** Opening Provided records block **

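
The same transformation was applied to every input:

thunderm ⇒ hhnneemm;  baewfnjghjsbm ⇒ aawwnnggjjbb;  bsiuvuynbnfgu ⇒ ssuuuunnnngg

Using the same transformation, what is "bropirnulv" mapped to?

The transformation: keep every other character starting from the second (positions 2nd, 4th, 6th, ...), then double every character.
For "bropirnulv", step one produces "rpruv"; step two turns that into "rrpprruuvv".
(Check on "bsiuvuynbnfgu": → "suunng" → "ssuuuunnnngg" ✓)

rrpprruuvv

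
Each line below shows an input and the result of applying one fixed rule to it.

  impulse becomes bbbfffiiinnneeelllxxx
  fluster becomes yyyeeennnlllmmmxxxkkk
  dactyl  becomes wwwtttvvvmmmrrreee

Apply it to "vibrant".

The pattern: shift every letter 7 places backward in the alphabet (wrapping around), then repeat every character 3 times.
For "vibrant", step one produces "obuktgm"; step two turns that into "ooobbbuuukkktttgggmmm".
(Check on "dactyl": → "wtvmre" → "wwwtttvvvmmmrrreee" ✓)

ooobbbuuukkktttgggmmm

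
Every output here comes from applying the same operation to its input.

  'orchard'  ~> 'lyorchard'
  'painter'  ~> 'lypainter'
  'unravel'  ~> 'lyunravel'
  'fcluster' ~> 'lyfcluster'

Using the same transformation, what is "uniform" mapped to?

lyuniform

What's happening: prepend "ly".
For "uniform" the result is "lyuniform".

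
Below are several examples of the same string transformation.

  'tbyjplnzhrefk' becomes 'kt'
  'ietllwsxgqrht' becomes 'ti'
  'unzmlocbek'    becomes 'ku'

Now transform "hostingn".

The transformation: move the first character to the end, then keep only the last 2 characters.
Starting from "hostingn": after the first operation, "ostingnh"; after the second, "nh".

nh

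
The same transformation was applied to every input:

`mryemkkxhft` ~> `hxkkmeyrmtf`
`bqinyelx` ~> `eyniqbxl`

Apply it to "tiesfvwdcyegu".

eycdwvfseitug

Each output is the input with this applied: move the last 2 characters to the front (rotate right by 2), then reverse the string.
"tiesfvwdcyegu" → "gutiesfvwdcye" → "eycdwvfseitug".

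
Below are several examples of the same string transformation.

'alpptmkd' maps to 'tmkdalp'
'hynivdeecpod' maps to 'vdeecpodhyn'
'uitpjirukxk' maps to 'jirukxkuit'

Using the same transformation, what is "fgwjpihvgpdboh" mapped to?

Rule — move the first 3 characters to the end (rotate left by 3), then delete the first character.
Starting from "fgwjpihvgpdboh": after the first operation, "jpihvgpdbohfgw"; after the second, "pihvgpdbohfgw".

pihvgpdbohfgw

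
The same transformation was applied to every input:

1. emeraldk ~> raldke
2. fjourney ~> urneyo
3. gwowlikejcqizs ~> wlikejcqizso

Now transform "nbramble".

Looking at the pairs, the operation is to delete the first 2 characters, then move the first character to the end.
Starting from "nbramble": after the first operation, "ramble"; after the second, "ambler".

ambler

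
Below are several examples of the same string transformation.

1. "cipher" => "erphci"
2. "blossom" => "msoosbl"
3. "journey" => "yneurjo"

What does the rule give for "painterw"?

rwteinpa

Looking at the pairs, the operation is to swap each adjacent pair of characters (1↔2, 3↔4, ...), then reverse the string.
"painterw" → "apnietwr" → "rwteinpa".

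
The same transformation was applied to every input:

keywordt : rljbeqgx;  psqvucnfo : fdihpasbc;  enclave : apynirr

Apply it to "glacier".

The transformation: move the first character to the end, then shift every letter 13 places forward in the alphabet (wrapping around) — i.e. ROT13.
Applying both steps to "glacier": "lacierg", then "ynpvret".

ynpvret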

** Closing Provided records block **
** Opening Provided records block **

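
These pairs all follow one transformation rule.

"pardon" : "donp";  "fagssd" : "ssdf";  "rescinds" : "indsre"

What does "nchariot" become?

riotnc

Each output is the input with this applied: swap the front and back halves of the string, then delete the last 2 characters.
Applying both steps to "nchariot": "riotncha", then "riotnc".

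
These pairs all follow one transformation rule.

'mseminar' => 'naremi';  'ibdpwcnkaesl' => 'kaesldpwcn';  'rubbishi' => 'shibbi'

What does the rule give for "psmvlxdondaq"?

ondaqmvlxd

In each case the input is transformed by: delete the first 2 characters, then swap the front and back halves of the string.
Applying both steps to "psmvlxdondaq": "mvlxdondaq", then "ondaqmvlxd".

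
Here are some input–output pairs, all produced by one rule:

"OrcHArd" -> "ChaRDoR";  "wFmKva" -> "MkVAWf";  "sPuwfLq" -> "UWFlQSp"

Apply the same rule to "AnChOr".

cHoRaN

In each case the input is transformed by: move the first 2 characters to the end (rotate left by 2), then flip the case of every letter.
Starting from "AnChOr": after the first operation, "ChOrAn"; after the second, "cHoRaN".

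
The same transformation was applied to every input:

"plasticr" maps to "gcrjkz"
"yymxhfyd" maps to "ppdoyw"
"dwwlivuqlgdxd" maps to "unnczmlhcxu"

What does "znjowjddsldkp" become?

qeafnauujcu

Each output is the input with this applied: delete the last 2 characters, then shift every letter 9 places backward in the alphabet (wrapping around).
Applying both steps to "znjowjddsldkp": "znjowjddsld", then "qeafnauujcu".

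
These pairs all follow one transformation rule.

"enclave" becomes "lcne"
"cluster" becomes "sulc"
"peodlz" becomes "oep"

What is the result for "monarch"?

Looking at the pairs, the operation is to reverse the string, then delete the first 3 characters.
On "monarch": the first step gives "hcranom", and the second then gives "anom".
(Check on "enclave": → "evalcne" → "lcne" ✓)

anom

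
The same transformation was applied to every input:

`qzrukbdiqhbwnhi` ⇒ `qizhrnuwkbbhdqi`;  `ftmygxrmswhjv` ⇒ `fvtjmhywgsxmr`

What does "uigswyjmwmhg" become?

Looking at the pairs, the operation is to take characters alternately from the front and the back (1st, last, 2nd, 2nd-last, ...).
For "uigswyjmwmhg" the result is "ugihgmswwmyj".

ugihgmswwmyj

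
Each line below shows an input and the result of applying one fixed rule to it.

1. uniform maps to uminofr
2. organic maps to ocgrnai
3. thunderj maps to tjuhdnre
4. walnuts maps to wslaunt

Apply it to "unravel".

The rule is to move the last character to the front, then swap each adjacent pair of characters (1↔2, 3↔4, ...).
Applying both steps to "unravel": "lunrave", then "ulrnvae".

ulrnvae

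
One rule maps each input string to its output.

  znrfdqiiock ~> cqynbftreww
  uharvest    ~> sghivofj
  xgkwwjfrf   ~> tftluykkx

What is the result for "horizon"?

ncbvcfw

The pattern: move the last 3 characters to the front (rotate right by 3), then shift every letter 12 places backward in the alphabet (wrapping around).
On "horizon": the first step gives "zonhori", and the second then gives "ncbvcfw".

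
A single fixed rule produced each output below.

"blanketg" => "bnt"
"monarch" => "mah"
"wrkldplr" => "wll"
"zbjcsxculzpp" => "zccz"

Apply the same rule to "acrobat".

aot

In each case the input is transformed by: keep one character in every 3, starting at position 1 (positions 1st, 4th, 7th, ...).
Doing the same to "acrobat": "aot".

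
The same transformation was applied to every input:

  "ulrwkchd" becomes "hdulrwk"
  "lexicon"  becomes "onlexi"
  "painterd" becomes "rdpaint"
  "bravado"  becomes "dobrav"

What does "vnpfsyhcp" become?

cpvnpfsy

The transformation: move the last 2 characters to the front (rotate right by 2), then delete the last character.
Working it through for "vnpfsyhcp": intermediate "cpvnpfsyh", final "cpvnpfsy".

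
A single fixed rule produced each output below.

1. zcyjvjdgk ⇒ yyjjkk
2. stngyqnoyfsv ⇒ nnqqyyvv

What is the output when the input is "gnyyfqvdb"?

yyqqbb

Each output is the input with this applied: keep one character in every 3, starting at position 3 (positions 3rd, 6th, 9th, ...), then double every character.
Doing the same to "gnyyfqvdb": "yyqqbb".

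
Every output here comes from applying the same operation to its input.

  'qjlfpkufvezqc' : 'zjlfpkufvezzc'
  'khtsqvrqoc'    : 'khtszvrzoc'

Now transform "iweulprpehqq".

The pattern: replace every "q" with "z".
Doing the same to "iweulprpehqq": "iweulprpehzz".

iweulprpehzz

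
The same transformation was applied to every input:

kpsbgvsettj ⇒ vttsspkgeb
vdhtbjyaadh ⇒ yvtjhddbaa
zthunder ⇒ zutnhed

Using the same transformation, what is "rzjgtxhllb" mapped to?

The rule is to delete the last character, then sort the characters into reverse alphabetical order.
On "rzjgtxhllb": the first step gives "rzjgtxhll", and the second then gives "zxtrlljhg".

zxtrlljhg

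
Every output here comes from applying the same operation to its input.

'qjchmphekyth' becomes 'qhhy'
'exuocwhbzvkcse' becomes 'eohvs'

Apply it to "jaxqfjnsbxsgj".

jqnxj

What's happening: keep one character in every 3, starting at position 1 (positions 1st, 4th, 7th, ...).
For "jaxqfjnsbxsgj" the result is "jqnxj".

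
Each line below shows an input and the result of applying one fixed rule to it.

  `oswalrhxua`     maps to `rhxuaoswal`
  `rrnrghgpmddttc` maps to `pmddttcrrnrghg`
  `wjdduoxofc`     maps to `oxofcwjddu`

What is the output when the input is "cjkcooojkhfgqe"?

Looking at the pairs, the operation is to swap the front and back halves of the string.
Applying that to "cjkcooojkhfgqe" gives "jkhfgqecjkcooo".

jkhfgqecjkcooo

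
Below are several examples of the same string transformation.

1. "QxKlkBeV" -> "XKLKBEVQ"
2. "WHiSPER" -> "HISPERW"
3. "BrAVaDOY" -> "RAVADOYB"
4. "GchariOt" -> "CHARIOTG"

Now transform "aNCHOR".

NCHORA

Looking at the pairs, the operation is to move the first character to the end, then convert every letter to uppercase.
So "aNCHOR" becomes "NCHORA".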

** Closing Provided records block **
** Opening Provided records block **

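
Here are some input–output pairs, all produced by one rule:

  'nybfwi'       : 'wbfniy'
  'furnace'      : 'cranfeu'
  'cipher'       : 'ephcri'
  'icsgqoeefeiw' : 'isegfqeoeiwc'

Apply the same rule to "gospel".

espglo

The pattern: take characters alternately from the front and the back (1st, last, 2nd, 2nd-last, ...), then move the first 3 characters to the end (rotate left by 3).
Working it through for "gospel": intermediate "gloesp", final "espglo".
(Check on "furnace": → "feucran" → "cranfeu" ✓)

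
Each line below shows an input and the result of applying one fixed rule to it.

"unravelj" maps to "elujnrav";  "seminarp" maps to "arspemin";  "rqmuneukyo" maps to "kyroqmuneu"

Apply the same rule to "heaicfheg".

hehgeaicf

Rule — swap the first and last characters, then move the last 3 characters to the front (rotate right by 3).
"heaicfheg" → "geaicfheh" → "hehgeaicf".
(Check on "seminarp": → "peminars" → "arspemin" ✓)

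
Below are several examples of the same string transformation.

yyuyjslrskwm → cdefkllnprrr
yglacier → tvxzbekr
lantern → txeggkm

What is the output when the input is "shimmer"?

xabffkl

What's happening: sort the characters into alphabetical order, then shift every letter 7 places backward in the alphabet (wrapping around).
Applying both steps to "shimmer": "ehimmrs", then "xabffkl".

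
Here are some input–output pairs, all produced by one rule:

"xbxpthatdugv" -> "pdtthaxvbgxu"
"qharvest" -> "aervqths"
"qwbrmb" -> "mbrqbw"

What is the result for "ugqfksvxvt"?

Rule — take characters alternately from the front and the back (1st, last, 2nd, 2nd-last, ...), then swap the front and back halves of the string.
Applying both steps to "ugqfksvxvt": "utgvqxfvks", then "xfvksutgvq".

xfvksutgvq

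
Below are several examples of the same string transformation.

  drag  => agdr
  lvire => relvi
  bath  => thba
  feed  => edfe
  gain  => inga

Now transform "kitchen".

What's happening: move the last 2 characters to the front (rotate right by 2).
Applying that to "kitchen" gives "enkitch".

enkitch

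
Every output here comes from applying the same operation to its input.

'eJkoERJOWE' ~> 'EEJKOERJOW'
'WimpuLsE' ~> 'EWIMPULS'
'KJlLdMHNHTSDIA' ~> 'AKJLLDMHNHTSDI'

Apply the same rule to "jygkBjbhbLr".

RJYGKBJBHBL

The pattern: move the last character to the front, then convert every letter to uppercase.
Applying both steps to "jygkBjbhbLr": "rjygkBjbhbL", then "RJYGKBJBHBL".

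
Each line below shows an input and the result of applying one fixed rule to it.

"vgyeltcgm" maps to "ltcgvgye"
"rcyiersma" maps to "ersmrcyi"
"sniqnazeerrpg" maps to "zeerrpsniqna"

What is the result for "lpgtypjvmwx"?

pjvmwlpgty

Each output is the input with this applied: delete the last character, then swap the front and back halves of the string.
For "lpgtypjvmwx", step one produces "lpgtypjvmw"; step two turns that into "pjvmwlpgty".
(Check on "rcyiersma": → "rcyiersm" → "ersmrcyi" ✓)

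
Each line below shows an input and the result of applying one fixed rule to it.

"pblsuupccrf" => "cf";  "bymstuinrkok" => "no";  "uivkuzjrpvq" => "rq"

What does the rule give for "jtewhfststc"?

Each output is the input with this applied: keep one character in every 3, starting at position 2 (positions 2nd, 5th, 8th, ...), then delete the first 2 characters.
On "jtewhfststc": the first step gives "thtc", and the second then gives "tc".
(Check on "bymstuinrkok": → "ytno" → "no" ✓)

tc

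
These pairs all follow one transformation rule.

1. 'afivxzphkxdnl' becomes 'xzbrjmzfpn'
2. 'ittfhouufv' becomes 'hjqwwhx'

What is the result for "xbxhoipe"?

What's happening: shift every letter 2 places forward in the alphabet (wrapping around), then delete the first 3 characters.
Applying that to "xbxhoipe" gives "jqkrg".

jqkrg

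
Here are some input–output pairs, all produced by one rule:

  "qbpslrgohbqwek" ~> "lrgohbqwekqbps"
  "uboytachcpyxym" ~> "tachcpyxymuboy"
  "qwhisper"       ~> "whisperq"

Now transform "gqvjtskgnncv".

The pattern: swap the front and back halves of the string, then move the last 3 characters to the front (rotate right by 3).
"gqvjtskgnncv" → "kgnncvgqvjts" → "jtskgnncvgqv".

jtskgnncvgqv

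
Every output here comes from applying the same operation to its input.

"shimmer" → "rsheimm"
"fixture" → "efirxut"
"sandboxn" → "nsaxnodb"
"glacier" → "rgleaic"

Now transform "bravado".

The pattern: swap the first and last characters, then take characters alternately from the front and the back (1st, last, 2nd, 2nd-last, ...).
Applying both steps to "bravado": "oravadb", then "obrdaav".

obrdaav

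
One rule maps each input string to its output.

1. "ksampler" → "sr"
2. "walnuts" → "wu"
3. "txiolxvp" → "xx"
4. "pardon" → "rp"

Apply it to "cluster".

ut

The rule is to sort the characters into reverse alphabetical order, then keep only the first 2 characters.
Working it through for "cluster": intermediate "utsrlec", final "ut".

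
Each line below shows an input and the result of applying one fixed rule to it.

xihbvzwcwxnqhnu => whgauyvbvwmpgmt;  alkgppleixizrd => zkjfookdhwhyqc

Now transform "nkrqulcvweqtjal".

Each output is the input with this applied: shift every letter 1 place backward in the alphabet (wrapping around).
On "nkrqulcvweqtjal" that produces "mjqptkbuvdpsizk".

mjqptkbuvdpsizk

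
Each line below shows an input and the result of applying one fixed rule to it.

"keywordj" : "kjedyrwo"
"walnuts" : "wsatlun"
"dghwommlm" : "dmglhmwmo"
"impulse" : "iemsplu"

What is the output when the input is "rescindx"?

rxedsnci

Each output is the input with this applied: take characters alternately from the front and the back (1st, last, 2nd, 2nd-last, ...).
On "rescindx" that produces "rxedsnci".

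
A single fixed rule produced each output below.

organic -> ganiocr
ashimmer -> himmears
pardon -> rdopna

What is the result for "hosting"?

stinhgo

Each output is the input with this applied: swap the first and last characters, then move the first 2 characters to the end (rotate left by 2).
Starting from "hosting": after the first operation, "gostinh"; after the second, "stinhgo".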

** Closing Provided records block **

Problem description:
Copy each line of the records above that carries the word "pardon".

Answer to the exercise:
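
"pardon" : "donp";  "fagssd" : "ssdf";  "rescinds" : "indsre"
4. "pardon" → "rp"
pardon -> rdopna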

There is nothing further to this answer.